_Action item_
The lines you return must be all those in the data that hold the string "with".

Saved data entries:
━━━━━━━━━━━━━━━━━━━━
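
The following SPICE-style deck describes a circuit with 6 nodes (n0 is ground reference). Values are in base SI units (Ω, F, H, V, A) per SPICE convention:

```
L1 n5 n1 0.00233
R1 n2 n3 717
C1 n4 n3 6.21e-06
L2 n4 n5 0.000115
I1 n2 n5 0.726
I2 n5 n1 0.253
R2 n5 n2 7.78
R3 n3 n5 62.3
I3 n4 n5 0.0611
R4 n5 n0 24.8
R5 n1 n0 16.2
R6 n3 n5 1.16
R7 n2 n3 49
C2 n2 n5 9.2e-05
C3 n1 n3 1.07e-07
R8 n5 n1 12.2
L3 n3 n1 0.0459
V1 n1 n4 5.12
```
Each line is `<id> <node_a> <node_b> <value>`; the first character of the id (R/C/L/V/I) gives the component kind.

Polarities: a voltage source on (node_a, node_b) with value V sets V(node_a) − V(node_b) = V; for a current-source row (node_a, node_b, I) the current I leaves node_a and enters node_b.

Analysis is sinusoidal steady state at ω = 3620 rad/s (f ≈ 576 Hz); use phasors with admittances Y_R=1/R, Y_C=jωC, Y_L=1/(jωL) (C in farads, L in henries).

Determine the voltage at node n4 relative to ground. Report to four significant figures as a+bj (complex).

-3.199-0.05132j V

Element admittances at ω=3620 rad/s:
  Y(L1) = 0.000-0.1186j S between n5,n1
  Y(R1) = 0.001395+0.000j S between n2,n3
  Y(C1) = 0.000+0.02248j S between n4,n3
  Y(L2) = 0.000-2.402j S between n4,n5
  I1: injects 0.726 A into n5 (from n2)
  I2: injects 0.253 A into n1 (from n5)
  Y(R2) = 0.1285+0.000j S between n5,n2
  Y(R3) = 0.01605+0.000j S between n3,n5
  I3: injects 0.0611 A into n5 (from n4)
  Y(R4) = 0.04032+0.000j S between n5,n0
  Y(R5) = 0.06173+0.000j S between n1,n0
  Y(R6) = 0.8621+0.000j S between n3,n5
  Y(R7) = 0.02041+0.000j S between n2,n3
  Y(C2) = 0.000+0.3330j S between n2,n5
  Y(C3) = 0.000+0.0003873j S between n1,n3
  Y(R8) = 0.08197+0.000j S between n5,n1
  Y(L3) = 0.000-0.006018j S between n3,n1
  V1: constraint V(n1)−V(n4) = 5.12
Assemble and solve the 6×6 MNA system:
  V(n1)=1.921-0.05132j  V(n2)=-3.758+1.891j  V(n3)=-2.957+0.08589j  V(n4)=-3.199-0.05132j  V(n5)=-2.940+0.07856j
  i(V1)=-0.2478+0.6176j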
━━━━━━━━━━━━━━━━━━━━
_Answer box_
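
The following SPICE-style deck describes a circuit with 6 nodes (n0 is ground reference). Values are in base SI units (Ω, F, H, V, A) per SPICE convention:
Polarities: a voltage source on (node_a, node_b) with value V sets V(node_a) − V(node_b) = V; for a current-source row (node_a, node_b, I) the current I leaves node_a and enters node_b.
Analysis is sinusoidal steady state at ω = 3620 rad/s (f ≈ 576 Hz); use phasors with admittances Y_R=1/R, Y_C=jωC, Y_L=1/(jωL) (C in farads, L in henries).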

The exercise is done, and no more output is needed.